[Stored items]
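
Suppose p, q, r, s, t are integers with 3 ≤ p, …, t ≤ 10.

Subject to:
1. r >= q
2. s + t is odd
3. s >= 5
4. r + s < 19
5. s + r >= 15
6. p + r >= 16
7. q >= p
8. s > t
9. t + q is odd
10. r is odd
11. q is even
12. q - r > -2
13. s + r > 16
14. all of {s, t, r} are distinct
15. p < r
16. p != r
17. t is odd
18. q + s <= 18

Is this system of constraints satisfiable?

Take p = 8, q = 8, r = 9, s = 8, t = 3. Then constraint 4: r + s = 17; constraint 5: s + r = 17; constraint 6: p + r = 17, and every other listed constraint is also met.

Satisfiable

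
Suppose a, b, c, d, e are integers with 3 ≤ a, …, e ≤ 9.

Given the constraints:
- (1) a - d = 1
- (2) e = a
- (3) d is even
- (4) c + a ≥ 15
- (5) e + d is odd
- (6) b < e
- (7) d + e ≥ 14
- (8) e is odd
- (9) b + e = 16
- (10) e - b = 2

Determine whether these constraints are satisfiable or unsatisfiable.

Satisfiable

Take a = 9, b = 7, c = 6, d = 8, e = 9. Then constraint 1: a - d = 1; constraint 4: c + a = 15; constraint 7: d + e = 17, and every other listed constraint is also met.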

==

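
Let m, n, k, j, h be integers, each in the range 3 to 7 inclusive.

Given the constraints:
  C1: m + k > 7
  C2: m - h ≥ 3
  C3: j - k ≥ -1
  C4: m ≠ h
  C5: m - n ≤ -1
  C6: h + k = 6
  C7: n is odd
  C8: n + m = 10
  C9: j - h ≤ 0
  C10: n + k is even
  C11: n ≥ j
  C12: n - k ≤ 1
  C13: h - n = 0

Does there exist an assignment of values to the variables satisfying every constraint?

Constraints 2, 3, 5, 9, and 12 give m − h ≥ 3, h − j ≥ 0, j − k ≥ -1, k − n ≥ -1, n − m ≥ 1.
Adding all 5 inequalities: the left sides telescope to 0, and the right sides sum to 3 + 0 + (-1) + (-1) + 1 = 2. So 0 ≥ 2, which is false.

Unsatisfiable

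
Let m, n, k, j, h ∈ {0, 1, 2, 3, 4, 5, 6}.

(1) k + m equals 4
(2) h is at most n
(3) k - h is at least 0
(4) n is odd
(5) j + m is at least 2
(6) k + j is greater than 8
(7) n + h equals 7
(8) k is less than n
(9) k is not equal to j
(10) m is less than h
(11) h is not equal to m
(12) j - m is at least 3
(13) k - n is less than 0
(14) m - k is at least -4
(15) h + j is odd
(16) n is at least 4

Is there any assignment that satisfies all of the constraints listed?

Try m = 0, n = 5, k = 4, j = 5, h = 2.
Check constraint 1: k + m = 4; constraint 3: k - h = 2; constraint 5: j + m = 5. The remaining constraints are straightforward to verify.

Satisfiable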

# Activity:
In the entries above, please find the line with "Suppose p, q, r, s, t" and the line with "13. s + r > 16", then write out exactly those two lines and every line between them, and nothing more.

# Solution for this problem:
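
Suppose p, q, r, s, t are integers with 3 ≤ p, …, t ≤ 10.

Subject to:
1. r >= q
2. s + t is odd
3. s >= 5
4. r + s < 19
5. s + r >= 15
6. p + r >= 16
7. q >= p
8. s > t
9. t + q is odd
10. r is odd
11. q is even
12. q - r > -2
13. s + r > 16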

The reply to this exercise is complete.